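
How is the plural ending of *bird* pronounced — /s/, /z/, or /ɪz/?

The stem *bird* ends in a voiced non-sibilant sound.
The plural suffix surfaces as /ɪz/ after sibilants, /s/ after other voiceless consonants, and /z/ after other voiced sounds.
So the plural -s on *bird* is pronounced /z/.

/z/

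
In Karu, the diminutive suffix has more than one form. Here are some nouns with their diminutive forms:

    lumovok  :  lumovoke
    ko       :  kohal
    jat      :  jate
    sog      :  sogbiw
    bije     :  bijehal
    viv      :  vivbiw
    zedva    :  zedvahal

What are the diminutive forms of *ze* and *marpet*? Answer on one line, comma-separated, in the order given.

The alternation tracks the final sound of the stem — -e when the stem ends in a voiceless consonant (*lumovok*, *jat*); -biw when the stem ends in a voiced consonant (*sog*, *viv*); -hal when the stem ends in a vowel (*ko*, *bije*, *zedva*).
The final sound of *ze* is /e/, which is a vowel, so the suffix is -hal, giving *zehal*.
Since the final sound of *marpet* is /t/ (a voiceless consonant), it takes -e, giving *marpete*.

zehal, marpete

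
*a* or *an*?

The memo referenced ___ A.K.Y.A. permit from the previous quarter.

an

The indefinite article is chosen by the initial *sound* of the following word, not its spelling.
The initialism *A.K.Y.A.* is read letter by letter; the first letter, A, is pronounced /eɪ/, which begins with a vowel sound.
So the article is *an*: The memo referenced an A.K.Y.A. permit from the previous quarter.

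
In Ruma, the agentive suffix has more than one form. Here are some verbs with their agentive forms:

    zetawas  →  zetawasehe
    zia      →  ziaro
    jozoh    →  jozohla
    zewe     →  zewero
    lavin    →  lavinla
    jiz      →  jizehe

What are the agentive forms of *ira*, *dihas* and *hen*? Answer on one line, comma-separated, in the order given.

The alternation tracks the final sound of the stem — -ehe when the stem ends in a sibilant (*zetawas*, *jiz*); -la when the stem ends in a non-sibilant consonant (*jozoh*, *lavin*); -ro when the stem ends in a vowel (*zia*, *zewe*).
Since the final sound of *ira* is /a/ (a vowel), it takes -ro, giving *iraro*.
*dihas* — final sound /s/ (a sibilant) → -ehe → *dihasehe*.
The final sound of *hen* is /n/, which is a non-sibilant consonant, so the suffix is -la, giving *henla*.

iraro, dihasehe, henla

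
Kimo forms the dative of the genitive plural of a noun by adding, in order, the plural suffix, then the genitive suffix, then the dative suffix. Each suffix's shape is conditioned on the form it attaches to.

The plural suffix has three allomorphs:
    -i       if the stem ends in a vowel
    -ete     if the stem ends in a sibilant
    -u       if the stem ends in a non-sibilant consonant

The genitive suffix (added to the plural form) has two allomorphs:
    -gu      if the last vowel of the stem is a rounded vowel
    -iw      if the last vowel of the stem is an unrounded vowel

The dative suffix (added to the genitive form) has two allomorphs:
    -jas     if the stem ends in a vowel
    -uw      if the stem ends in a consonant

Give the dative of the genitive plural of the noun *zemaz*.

Since the final sound of *zemaz* is /z/ (a sibilant), it takes -ete, giving *zemazete*.
The plural form *zemazete*: last vowel = /e/, an unrounded vowel → -iw → *zemazeteiw*.
Since the final sound of the genitive form *zemazeteiw* is /w/ (a consonant), it takes -uw, giving *zemazeteiwuw*.

zemazeteiwuw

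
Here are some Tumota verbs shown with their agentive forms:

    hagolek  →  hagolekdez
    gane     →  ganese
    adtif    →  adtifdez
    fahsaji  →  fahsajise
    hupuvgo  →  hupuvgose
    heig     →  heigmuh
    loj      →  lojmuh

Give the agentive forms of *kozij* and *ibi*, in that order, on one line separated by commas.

The pattern is voicing of the final sound: -dez when the stem ends in a voiceless consonant (*hagolek*, *adtif*); -muh when the stem ends in a voiced consonant (*heig*, *loj*); -se when the stem ends in a vowel (*gane*, *fahsaji*, *hupuvgo*).
The final sound of *kozij* is /j/, which is a voiced consonant, so the suffix is -muh, giving *kozijmuh*.
The final sound of *ibi* is /i/, which is a vowel, so the suffix is -se, giving *ibise*.

kozijmuh, ibise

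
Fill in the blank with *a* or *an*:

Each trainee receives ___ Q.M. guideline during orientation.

The indefinite article is chosen by the initial *sound* of the following word, not its spelling.
The initialism *Q.M.* is read letter by letter; the first letter, Q, is pronounced /kjuː/, which begins with a consonant sound.
So the article is *a*: Each trainee receives a Q.M. guideline during orientation.

a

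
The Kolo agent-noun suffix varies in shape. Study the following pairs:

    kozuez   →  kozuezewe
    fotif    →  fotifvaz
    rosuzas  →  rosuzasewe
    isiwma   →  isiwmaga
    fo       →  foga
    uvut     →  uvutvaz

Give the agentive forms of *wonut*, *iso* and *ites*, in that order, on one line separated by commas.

The alternation tracks the final sound of the stem — -ewe when the stem ends in a sibilant (*kozuez*, *rosuzas*); -vaz when the stem ends in a non-sibilant consonant (*fotif*, *uvut*); -ga when the stem ends in a vowel (*isiwma*, *fo*).
*wonut*: final sound = /t/, a non-sibilant consonant → -vaz → *wonutvaz*.
Since the final sound of *iso* is /o/ (a vowel), it takes -ga, giving *isoga*.
The final sound of *ites* is /s/, which is a sibilant, so the suffix is -ewe, giving *itesewe*.

wonutvaz, isoga, itesewe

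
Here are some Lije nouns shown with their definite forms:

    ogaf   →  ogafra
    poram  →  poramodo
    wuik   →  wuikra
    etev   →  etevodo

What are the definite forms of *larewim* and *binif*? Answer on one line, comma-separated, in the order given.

larewimodo, binifra

The pattern is voicing of the final consonant: -ra when the stem ends in a voiceless consonant (*ogaf*, *wuik*); -odo when the stem ends in a voiced consonant (*poram*, *etev*).
Since the final consonant of *larewim* is /m/ (voiced), it takes -odo, giving *larewimodo*.
The final consonant of *binif* is /f/, which is voiceless, so the suffix is -ra, giving *binifra*.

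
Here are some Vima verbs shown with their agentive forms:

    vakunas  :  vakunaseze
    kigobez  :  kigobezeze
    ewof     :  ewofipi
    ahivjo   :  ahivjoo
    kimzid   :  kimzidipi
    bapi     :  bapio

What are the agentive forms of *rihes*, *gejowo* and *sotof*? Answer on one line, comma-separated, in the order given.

riheseze, gejowoo, sotofipi

The suffix is conditioned by the final sound: -eze when the stem ends in a sibilant (*vakunas*, *kigobez*); -ipi when the stem ends in a non-sibilant consonant (*ewof*, *kimzid*); -o when the stem ends in a vowel (*ahivjo*, *bapi*).
*rihes* — final sound /s/ (a sibilant) → -eze → *riheseze*.
*gejowo*: final sound = /o/, a vowel → -o → *gejowoo*.
Since the final sound of *sotof* is /f/ (a non-sibilant consonant), it takes -ipi, giving *sotofipi*.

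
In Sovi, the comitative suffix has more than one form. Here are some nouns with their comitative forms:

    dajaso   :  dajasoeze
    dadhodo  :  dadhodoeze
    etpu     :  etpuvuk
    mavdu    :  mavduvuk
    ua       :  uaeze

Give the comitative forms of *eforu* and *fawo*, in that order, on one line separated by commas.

The pattern is height harmony: -vuk when the last vowel of the stem is a high vowel (*etpu*, *mavdu*); -eze when the last vowel of the stem is a non-high vowel (*dajaso*, *dadhodo*, *ua*).
*eforu* — last vowel /u/ (a high vowel) → -vuk → *eforuvuk*.
The last vowel of *fawo* is /o/, which is a non-high vowel, so the suffix is -eze, giving *fawoeze*.

eforuvuk, fawoeze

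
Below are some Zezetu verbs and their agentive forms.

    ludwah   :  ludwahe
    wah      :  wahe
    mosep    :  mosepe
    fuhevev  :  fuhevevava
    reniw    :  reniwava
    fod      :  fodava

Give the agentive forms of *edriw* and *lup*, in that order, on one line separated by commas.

edriwava, lupe

The alternation tracks the final consonant of the stem — -e when the stem ends in a voiceless consonant (*ludwah*, *wah*, *mosep*); -ava when the stem ends in a voiced consonant (*fuhevev*, *reniw*, *fod*).
Since the final consonant of *edriw* is /w/ (voiced), it takes -ava, giving *edriwava*.
*lup* — final consonant /p/ (voiceless) → -e → *lupe*.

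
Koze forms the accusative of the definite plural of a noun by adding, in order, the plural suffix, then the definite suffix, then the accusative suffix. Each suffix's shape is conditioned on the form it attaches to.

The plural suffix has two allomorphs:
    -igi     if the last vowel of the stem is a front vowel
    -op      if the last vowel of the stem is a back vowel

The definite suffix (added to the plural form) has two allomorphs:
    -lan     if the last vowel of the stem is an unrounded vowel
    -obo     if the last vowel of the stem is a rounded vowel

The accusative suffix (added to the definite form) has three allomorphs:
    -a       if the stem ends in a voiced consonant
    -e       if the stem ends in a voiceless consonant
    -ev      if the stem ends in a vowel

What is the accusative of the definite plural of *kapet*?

*kapet*: last vowel = /e/, a front vowel → -igi → *kapetigi*.
The plural form *kapetigi* — last vowel /i/ (an unrounded vowel) → -lan → *kapetigilan*.
The definite form *kapetigilan*: final sound = /n/, a voiced consonant → -a → *kapetigilana*.

kapetigilana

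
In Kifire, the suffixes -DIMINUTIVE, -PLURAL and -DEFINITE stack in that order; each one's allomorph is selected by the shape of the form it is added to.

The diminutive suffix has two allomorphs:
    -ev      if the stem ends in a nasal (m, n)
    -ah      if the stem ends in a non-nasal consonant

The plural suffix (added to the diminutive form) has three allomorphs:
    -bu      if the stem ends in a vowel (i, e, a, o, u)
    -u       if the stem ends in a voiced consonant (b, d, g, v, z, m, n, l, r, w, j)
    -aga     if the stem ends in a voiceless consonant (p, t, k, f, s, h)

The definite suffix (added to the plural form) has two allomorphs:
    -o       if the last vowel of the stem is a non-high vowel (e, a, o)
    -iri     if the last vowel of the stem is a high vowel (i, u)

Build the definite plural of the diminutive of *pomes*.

pomesahagao

Since the final consonant of *pomes* is /s/ (non-nasal), it takes -ah, giving *pomesah*.
The diminutive form *pomesah*: final sound = /h/, a voiceless consonant → -aga → *pomesahaga*.
The plural form *pomesahaga* — last vowel /a/ (a non-high vowel) → -o → *pomesahagao*.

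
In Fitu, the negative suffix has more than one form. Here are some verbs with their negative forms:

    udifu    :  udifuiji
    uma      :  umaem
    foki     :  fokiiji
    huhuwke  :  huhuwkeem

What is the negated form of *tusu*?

The alternation tracks the last vowel of the stem — -iji when the last vowel of the stem is a high vowel (*udifu*, *foki*); -em when the last vowel of the stem is a non-high vowel (*uma*, *huhuwke*).
The last vowel of *tusu* is /u/, which is a high vowel, so the suffix is -iji, giving *tusuiji*.

tusuiji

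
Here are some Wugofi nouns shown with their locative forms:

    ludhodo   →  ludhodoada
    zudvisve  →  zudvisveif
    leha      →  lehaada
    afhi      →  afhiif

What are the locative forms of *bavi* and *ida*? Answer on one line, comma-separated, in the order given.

baviif, idaada

The pattern is front/back vowel harmony: -if when the last vowel of the stem is a front vowel (*zudvisve*, *afhi*); -ada when the last vowel of the stem is a back vowel (*ludhodo*, *leha*).
*bavi*: last vowel = /i/, a front vowel → -if → *baviif*.
The last vowel of *ida* is /a/, which is a back vowel, so the suffix is -ada, giving *idaada*.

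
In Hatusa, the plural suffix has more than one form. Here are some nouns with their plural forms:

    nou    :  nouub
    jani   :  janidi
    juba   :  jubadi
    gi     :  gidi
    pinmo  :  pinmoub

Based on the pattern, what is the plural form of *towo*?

The pattern is rounding harmony: -ub when the last vowel of the stem is a rounded vowel (*nou*, *pinmo*); -di when the last vowel of the stem is an unrounded vowel (*jani*, *juba*, *gi*).
*towo* — last vowel /o/ (a rounded vowel) → -ub → *towoub*.

towoub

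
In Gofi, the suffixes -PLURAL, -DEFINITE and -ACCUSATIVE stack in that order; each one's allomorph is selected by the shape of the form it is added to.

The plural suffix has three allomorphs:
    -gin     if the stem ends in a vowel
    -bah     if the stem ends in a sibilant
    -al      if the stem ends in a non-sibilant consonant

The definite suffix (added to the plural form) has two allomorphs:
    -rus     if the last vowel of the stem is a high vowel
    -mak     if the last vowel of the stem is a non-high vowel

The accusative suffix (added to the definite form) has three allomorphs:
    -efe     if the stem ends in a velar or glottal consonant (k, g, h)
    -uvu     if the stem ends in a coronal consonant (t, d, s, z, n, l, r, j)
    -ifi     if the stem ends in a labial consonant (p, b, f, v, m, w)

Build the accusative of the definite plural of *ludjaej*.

*ludjaej*: final sound = /j/, a non-sibilant consonant → -al → *ludjaejal*.
Since the last vowel of the plural form *ludjaejal* is /a/ (a non-high vowel), it takes -mak, giving *ludjaejalmak*.
The definite form *ludjaejalmak*: final consonant = /k/, velar/glottal → -efe → *ludjaejalmakefe*.

ludjaejalmakefe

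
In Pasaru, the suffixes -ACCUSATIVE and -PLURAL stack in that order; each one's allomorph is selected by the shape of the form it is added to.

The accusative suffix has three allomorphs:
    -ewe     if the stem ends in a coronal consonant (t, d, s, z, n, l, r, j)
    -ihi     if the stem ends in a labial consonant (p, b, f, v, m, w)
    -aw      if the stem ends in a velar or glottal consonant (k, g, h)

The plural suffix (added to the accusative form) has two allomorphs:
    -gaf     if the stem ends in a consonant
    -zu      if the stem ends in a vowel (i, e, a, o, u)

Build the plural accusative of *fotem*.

fotemihizu

Since the final consonant of *fotem* is /m/ (labial), it takes -ihi, giving *fotemihi*.
Since the final sound of the accusative form *fotemihi* is /i/ (a vowel), it takes -zu, giving *fotemihizu*.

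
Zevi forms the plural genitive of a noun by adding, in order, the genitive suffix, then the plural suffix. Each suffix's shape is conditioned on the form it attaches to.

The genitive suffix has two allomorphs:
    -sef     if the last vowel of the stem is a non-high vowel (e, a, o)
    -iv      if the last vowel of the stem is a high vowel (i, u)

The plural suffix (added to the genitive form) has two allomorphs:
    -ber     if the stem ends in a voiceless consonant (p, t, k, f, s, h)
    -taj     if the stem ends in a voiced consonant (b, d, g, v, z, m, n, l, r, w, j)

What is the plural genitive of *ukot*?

ukotsefber

Since the last vowel of *ukot* is /o/ (a non-high vowel), it takes -sef, giving *ukotsef*.
The genitive form *ukotsef* — final consonant /f/ (voiceless) → -ber → *ukotsefber*.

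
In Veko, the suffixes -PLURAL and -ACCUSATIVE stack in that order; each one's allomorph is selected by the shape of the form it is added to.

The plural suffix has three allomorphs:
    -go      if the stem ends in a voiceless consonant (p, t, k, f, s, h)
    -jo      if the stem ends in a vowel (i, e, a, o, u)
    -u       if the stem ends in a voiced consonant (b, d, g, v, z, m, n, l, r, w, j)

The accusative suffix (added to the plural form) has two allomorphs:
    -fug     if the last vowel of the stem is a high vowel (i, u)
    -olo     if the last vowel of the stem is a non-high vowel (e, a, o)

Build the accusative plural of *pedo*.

pedojoolo

*pedo*: final sound = /o/, a vowel → -jo → *pedojo*.
The plural form *pedojo*: last vowel = /o/, a non-high vowel → -olo → *pedojoolo*.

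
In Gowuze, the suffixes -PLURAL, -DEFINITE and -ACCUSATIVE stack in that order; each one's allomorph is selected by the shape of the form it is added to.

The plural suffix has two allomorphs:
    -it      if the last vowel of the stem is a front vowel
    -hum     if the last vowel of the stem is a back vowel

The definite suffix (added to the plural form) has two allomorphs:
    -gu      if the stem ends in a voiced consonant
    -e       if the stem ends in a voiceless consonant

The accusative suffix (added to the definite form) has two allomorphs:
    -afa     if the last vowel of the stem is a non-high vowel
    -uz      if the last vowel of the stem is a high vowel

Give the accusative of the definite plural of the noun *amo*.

amohumguuz

*amo* — last vowel /o/ (a back vowel) → -hum → *amohum*.
The plural form *amohum*: final consonant = /m/, voiced → -gu → *amohumgu*.
The last vowel of the definite form *amohumgu* is /u/, which is a high vowel, so the accusative suffix is -uz, giving *amohumguuz*.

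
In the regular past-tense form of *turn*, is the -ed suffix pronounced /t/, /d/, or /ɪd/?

The stem *turn* ends in a voiced sound other than /d/.
The -ed suffix is realized as /ɪd/ after /t, d/; as /t/ after other voiceless consonants; and as /d/ after other voiced sounds.
So -ed on *turn* is pronounced /d/.

/d/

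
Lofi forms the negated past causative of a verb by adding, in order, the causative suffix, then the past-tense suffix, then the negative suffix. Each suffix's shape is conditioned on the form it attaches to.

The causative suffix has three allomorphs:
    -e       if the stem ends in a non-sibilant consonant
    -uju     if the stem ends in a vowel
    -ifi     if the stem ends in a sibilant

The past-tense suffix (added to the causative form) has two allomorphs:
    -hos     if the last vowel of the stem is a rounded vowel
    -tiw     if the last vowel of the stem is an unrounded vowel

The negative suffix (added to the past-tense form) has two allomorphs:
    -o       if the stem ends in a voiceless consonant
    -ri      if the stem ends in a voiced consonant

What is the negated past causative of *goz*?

gozifitiwri

The final sound of *goz* is /z/, which is a sibilant, so the causative suffix is -ifi, giving *gozifi*.
The causative form *gozifi* — last vowel /i/ (an unrounded vowel) → -tiw → *gozifitiw*.
The final consonant of the past-tense form *gozifitiw* is /w/, which is voiced, so the negative suffix is -ri, giving *gozifitiwri*.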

◆ **Directions**: Where a line above contains the string "more", copy that line.

◆ **Task response**:
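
In Karu, the diminutive suffix has more than one form. Here are some nouns with their diminutive forms:
In Ruma, the agentive suffix has more than one form. Here are some verbs with their agentive forms:
In Sovi, the comitative suffix has more than one form. Here are some nouns with their comitative forms:
In Fitu, the negative suffix has more than one form. Here are some verbs with their negative forms:
In Hatusa, the plural suffix has more than one form. Here are some nouns with their plural forms: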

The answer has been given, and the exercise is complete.